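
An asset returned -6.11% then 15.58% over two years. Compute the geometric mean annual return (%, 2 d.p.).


Formula: Geometric mean = ((1+r1)*(1+r2))^(1/2) - 1
Product: (1 + -0.0611) * (1 + 0.1558) = 0.9389 * 1.1558 = 1.085181
Square root: 1.085181^0.5 = 1.04172
Geometric mean = 1.04172 - 1 = 0.04172
As percentage: 4.17%

4.17%


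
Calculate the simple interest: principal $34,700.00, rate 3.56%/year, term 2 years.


Formula: I = P * r * t
Substituting: I = $34,700.00 * 0.0356 * 2
Step: I = $34,700.00 * 0.0712
I = $2,470.64

$2,470.64


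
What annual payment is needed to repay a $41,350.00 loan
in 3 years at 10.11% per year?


Formula: PMT = PV * r / (1 - (1+r)^(-n))
Denominator: 1 - (1 + 0.1011)^(-3) = 0.250935
Numerator: $41,350.00 * 0.1011 = 4180.485
PMT = 4180.485 / 0.250935 = $16,659.66

$16,659.66


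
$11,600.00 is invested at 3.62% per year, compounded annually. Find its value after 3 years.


Formula: FV = P * (1 + r)^n
Substituting: FV = $11,600.00 * (1 + 0.0362)^3
Growth factor: (1.0362)^3 = 1.112579
FV = $11,600.00 * 1.112579 = $12,905.91

$12,905.91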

--- INSTRUCTIONS TO FOLLOW ---
All of the records need to be transcribed exactly.

--- RESULT OF THIS EXERCISE ---
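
An asset returned -6.11% then 15.58% over two years. Compute the geometric mean annual return (%, 2 d.p.).


Formula: Geometric mean = ((1+r1)*(1+r2))^(1/2) - 1
Product: (1 + -0.0611) * (1 + 0.1558) = 0.9389 * 1.1558 = 1.085181
Square root: 1.085181^0.5 = 1.04172
Geometric mean = 1.04172 - 1 = 0.04172
As percentage: 4.17%

4.17%


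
Calculate the simple interest: principal $34,700.00, rate 3.56%/year, term 2 years.


Formula: I = P * r * t
Substituting: I = $34,700.00 * 0.0356 * 2
Step: I = $34,700.00 * 0.0712
I = $2,470.64

$2,470.64


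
What annual payment is needed to repay a $41,350.00 loan
in 3 years at 10.11% per year?


Formula: PMT = PV * r / (1 - (1+r)^(-n))
Denominator: 1 - (1 + 0.1011)^(-3) = 0.250935
Numerator: $41,350.00 * 0.1011 = 4180.485
PMT = 4180.485 / 0.250935 = $16,659.66

$16,659.66


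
$11,600.00 is invested at 3.62% per year, compounded annually. Find its value after 3 years.


Formula: FV = P * (1 + r)^n
Substituting: FV = $11,600.00 * (1 + 0.0362)^3
Growth factor: (1.0362)^3 = 1.112579
FV = $11,600.00 * 1.112579 = $12,905.91

$12,905.91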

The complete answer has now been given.